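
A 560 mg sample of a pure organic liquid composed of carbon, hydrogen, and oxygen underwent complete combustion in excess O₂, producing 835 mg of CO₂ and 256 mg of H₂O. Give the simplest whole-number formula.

mol C = 0.835 g CO₂ ÷ 44.009 g/mol = 0.01897 mol
mol H = 2 × 0.256 g H₂O ÷ 18.015 g/mol = 0.02842 mol
mass O = 0.560 − (0.2279 + 0.02865) = 0.3035 g → mol O = 0.3035 ÷ 15.999 = 0.01897 mol
Divide by the smallest (0.01897 mol): C 1.000, H 1.498, O 1.000
Multiplying each by 2 gives whole numbers: C 2.00, H 3.00, O 2.00

C2H3O2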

+ + + +

Exactly as shown, give every record again.

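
A 560 mg sample of a pure organic liquid composed of carbon, hydrogen, and oxygen underwent complete combustion in excess O₂, producing 835 mg of CO₂ and 256 mg of H₂O. Give the simplest whole-number formula.

mol C = 0.835 g CO₂ ÷ 44.009 g/mol = 0.01897 mol
mol H = 2 × 0.256 g H₂O ÷ 18.015 g/mol = 0.02842 mol
mass O = 0.560 − (0.2279 + 0.02865) = 0.3035 g → mol O = 0.3035 ÷ 15.999 = 0.01897 mol
Divide by the smallest (0.01897 mol): C 1.000, H 1.498, O 1.000
Multiplying each by 2 gives whole numbers: C 2.00, H 3.00, O 2.00

C2H3O2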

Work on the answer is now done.